§ **EXERCISE**:
Search the listing below for the word "placing" and copy each line where it appears.
Segment Start: EXTRACTED DATA
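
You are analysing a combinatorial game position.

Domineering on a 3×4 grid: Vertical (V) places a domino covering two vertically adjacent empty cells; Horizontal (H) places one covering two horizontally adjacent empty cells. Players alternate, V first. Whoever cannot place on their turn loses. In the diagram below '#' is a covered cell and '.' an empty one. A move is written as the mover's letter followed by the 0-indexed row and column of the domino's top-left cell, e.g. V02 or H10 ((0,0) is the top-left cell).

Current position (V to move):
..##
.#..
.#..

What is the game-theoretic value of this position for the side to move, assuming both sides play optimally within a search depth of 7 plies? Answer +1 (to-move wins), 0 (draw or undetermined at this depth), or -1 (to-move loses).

value(..##/.#../.#.., V) = +1

ply 1, V at ..##/.#../.#.. | V00=-1→#.##/##../.#..; V10=-1→..##/##../##..; V12=+1→..##/.##./.##.*; V13=+1→..##/.#.#/.#.#
ply 2, H at ..##/.##./.##. | H00=-1→####/.##./.##.*
ply 3, V at ####/.##./.##. | V10=+1→####/###./###.*; V13=+1→####/.###/.###
ply 4: ####/###./###. is terminal -1 (H); from ..##/.#../.#.. depth 7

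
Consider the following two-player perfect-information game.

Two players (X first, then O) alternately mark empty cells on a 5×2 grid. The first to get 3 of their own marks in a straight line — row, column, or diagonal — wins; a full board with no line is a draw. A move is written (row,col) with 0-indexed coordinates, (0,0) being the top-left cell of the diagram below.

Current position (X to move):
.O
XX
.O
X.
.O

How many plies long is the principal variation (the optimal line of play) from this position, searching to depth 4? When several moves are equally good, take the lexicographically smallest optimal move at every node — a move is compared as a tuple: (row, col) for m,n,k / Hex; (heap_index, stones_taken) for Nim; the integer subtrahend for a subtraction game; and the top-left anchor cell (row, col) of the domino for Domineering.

[.O/XX/.O/X./.O] X move#1: (0,0):-1/XO/XX/.O/X./.O, (2,0):+1/.O/XX/XO/X./.O*, (3,1):+0/.O/XX/.O/XX/.O, (4,0):-1/.O/XX/.O/X./XO
[.O/XX/XO/X./.O] end (terminal -1, O#2); searched .O/XX/.O/X./.O to 4

PV length from [.O/XX/.O/X./.O]: 1 ply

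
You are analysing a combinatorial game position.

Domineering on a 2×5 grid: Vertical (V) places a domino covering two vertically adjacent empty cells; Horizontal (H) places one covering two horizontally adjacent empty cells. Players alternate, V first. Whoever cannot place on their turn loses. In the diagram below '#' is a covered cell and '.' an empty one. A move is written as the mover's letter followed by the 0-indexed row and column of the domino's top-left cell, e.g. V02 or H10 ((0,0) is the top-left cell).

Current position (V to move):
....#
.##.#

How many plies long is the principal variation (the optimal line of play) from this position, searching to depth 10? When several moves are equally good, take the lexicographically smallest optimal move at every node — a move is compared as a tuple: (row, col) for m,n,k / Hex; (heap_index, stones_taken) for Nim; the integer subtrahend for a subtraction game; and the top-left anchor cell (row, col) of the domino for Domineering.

ply 1, V at ....#/.##.# | V00=-1→#...#/###.#*; V03=-1→...##/.####
ply 2, H at #...#/###.# | H01=-1→###.#/###.#; H02=+1→#.###/###.#*
ply 3: #.###/###.# is terminal -1 (V); from ....#/.##.# depth 10

PV length from [....#/.##.#]: 2 plies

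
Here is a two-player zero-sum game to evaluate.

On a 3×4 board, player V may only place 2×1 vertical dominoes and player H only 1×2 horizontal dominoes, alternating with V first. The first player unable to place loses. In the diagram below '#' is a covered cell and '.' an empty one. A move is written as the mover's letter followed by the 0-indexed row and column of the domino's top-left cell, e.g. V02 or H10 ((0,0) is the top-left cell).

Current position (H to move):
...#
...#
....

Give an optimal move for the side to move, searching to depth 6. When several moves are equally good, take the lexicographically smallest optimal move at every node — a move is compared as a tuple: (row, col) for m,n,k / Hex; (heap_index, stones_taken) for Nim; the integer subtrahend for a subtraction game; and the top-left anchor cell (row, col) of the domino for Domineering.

H's best at [...#/...#/....]: H10

p1 H@[...#/...#/....]: H00[##.#/...#/....]-1 H01[.###/...#/....]-1 H10[...#/##.#/....]+1* H11[...#/.###/....]+1 H20[...#/...#/##..]-1 H21[...#/...#/.##.]-1 H22[...#/...#/..##]-1
p2 V@[...#/##.#/....]: V02[..##/####/....]-1* V12[...#/####/..#.]-1
p3 H@[..##/####/....]: H00[####/####/....]+1* H20[..##/####/##..]+1 H21[..##/####/.##.]+1 H22[..##/####/..##]+1
p4 V@[####/####/....] terminal -1; root [...#/...#/....] d6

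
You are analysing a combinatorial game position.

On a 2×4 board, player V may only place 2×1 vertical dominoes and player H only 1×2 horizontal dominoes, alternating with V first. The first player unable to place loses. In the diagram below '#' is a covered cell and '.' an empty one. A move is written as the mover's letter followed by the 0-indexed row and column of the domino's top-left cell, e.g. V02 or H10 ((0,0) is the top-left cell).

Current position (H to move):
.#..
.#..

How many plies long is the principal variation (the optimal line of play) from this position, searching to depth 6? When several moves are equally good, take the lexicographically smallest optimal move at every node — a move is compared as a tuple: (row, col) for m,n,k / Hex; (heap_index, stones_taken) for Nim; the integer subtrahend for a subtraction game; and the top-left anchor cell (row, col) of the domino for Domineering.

[.#../.#..] H move#1: H02:+1/.###/.#..*, H12:+1/.#../.###
[.###/.#..] V move#2: V00:-1/####/##..*
[####/##..] H move#3: H12:+1/####/####*
[####/####] end (terminal -1, V#4); searched .#../.#.. to 6

PV length from [.#../.#..]: 3 plies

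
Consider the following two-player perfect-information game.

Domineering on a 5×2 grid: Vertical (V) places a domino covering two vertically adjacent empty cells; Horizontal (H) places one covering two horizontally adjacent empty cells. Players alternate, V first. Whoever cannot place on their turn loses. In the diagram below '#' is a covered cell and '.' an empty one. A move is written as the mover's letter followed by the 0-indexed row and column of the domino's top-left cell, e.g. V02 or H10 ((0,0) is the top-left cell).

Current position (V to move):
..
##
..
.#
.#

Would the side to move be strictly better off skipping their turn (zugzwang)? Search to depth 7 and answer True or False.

p1 V@[../##/../.#/.#]: V20[../##/#./##/.#]-1* V30[../##/../##/##]-1
p2 H@[../##/#./##/.#]: H00[##/##/#./##/.#]+1*
p3 V@[##/##/#./##/.#] terminal -1; root [../##/../.#/.#] d7
pass branch (H moves first from the same position):
  | p1 H@[../##/../.#/.#]: H00[##/##/../.#/.#]-1 H20[../##/##/.#/.#]+1*
  | p2 V@[../##/##/.#/.#]: V30[../##/##/##/##]-1*
  | p3 H@[../##/##/##/##]: H00[##/##/##/##/##]+1*
  | p4 V@[##/##/##/##/##] terminal -1; root [../##/../.#/.#] d7
V moving scores -1; V passing scores -1

zugzwang(../##/../.#/.#, V) = False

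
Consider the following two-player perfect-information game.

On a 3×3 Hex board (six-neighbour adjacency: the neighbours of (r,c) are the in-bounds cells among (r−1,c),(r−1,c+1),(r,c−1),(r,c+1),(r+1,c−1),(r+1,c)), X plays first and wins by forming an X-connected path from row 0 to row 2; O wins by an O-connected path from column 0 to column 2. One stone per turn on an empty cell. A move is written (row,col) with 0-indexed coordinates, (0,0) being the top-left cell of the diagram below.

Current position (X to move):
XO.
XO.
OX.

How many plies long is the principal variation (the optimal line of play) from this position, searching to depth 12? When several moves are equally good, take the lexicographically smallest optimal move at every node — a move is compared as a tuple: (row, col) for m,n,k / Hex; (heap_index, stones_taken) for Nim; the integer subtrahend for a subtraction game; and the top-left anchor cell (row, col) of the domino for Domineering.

ply 1, X at XO./XO./OX. | (0,2)=-1→XOX/XO./OX.*; (1,2)=-1→XO./XOX/OX.; (2,2)=-1→XO./XO./OXX
ply 2, O at XOX/XO./OX. | (1,2)=+1→XOX/XOO/OX.*; (2,2)=-1→XOX/XO./OXO
ply 3: XOX/XOO/OX. is terminal -1 (X); from XO./XO./OX. depth 12

PV length from [XO./XO./OX.]: 2 plies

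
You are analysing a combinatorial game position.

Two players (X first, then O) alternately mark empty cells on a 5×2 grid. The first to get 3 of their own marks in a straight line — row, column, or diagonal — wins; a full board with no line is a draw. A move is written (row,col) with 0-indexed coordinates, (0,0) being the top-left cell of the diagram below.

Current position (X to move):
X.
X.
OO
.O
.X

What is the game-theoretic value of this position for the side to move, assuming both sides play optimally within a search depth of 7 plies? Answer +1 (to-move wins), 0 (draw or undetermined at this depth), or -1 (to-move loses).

ply 1, X at X./X./OO/.O/.X | (0,1)=-1→XX/X./OO/.O/.X; (1,1)=+0→X./XX/OO/.O/.X*; (3,0)=-1→X./X./OO/XO/.X; (4,0)=-1→X./X./OO/.O/XX
ply 2, O at X./XX/OO/.O/.X | (0,1)=+0→XO/XX/OO/.O/.X*; (3,0)=+0→X./XX/OO/OO/.X; (4,0)=+0→X./XX/OO/.O/OX
ply 3, X at XO/XX/OO/.O/.X | (3,0)=+0→XO/XX/OO/XO/.X*; (4,0)=+0→XO/XX/OO/.O/XX
ply 4, O at XO/XX/OO/XO/.X | (4,0)=+0→XO/XX/OO/XO/OX*
ply 5: XO/XX/OO/XO/OX is terminal +0 (X); from X./X./OO/.O/.X depth 7

value(X./X./OO/.O/.X, X) = 0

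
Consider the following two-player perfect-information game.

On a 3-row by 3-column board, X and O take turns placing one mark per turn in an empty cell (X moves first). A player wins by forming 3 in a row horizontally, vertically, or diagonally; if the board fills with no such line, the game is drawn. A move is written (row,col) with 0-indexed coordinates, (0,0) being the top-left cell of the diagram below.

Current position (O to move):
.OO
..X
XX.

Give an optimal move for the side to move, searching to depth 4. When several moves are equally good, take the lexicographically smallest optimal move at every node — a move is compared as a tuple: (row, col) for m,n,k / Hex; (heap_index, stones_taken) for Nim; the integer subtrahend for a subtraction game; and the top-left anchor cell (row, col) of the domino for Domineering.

ply 1, O at .OO/..X/XX. | (0,0)=+1→OOO/..X/XX.*; (1,0)=-1→.OO/O.X/XX.; (1,1)=-1→.OO/.OX/XX.; (2,2)=+0→.OO/..X/XXO
ply 2: OOO/..X/XX. is terminal -1 (X); from .OO/..X/XX. depth 4

O's best at [.OO/..X/XX.]: (0,0)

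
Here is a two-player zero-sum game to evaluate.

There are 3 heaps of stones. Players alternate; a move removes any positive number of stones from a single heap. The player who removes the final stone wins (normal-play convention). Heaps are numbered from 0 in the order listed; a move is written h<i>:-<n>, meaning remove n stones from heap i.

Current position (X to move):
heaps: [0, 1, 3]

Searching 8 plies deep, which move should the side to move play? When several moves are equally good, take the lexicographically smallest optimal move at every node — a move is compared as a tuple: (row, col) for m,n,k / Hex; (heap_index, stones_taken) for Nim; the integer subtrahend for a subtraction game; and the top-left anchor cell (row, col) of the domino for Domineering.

X's best at [(0,1,3)]: h2:-2

p1 X@[(0,1,3)]: h1:-1[(0,0,3)]-1 h2:-1[(0,1,2)]-1 h2:-2[(0,1,1)]+1* h2:-3[(0,1,0)]-1
p2 O@[(0,1,1)]: h1:-1[(0,0,1)]-1* h2:-1[(0,1,0)]-1
p3 X@[(0,0,1)]: h2:-1[(0,0,0)]+1*
p4 O@[(0,0,0)] terminal -1; root [(0,1,3)] d8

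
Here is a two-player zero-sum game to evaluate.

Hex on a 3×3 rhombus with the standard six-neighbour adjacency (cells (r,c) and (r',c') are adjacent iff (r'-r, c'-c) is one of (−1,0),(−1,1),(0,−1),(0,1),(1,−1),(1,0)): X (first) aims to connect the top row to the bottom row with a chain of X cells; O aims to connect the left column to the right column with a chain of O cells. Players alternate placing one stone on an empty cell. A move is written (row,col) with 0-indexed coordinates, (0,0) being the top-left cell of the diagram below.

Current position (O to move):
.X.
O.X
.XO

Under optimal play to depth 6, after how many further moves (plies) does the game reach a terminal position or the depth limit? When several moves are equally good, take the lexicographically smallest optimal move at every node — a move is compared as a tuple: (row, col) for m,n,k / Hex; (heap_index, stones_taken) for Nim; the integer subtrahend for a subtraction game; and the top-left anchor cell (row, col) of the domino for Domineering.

ply 1, O at .X./O.X/.XO | (0,0)=-1→OX./O.X/.XO*; (0,2)=-1→.XO/O.X/.XO; (1,1)=-1→.X./OOX/.XO; (2,0)=-1→.X./O.X/OXO
ply 2, X at OX./O.X/.XO | (0,2)=+1→OXX/O.X/.XO*; (1,1)=+1→OX./OXX/.XO; (2,0)=+1→OX./O.X/XXO
ply 3: OXX/O.X/.XO is terminal -1 (O); from .X./O.X/.XO depth 6

PV length from [.X./O.X/.XO]: 2 plies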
Segment End: EXTRACTED DATA
§ **REPLY TO THE TASK**:
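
On a 3-row by 3-column board, X and O take turns placing one mark per turn in an empty cell (X moves first). A player wins by forming 3 in a row horizontally, vertically, or diagonally; if the board fills with no such line, the game is drawn. A move is written (row,col) with 0-indexed coordinates, (0,0) being the top-left cell of the diagram below.
Hex on a 3×3 rhombus with the standard six-neighbour adjacency (cells (r,c) and (r',c') are adjacent iff (r'-r, c'-c) is one of (−1,0),(−1,1),(0,−1),(0,1),(1,−1),(1,0)): X (first) aims to connect the top row to the bottom row with a chain of X cells; O aims to connect the left column to the right column with a chain of O cells. Players alternate placing one stone on an empty cell. A move is written (row,col) with 0-indexed coordinates, (0,0) being the top-left cell of the diagram below.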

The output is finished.